### WHAT NEEDS TO BE DONE
Among the lines below, restate word for word only those from the line with "-18 / 7 / 965 = -18 / 6755 = -0.00" through the line with "(39/68)/((4/89)) =3471/272 =12.76", with both end lines kept.

+++ DATA EXCERPTS

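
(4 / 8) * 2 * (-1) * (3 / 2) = -3 / 2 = -1.50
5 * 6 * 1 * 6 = 180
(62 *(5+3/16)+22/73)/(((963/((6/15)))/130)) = 2444065/140598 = 17.38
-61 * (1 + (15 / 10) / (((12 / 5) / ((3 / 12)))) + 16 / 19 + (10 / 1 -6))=-222467 / 608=-365.90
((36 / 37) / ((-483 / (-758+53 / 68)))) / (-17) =-0.09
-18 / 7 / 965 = -18 / 6755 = -0.00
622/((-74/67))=-20837/37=-563.16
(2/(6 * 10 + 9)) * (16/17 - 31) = -1022/1173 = -0.87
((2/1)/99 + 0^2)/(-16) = -1/792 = -0.00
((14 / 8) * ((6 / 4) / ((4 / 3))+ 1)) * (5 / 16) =595 / 512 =1.16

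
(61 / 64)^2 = 3721 / 4096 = 0.91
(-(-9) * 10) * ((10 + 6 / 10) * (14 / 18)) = 742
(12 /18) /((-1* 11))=-2 /33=-0.06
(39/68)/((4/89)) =3471/272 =12.76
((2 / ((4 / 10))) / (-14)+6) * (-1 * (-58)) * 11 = 25201 / 7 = 3600.14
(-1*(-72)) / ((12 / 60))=360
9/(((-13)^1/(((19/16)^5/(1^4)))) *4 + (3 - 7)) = -22284891/64430348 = -0.35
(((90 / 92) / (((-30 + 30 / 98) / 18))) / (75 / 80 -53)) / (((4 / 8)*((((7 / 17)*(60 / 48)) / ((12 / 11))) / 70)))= 82944 / 24541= 3.38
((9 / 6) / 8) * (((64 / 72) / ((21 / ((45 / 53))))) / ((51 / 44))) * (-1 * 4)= -0.02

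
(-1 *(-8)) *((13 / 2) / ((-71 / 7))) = -364 / 71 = -5.13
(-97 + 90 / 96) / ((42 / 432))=-13833 / 14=-988.07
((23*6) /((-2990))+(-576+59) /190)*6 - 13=-7312 /247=-29.60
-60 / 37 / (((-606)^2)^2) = -5 / 415825362396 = -0.00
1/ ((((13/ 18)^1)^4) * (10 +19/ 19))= 104976/ 314171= 0.33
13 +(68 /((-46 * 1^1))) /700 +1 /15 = 315509 /24150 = 13.06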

++++++

### EXERCISE RESULT
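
-18 / 7 / 965 = -18 / 6755 = -0.00
622/((-74/67))=-20837/37=-563.16
(2/(6 * 10 + 9)) * (16/17 - 31) = -1022/1173 = -0.87
((2/1)/99 + 0^2)/(-16) = -1/792 = -0.00
((14 / 8) * ((6 / 4) / ((4 / 3))+ 1)) * (5 / 16) =595 / 512 =1.16

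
(61 / 64)^2 = 3721 / 4096 = 0.91
(-(-9) * 10) * ((10 + 6 / 10) * (14 / 18)) = 742
(12 /18) /((-1* 11))=-2 /33=-0.06
(39/68)/((4/89)) =3471/272 =12.76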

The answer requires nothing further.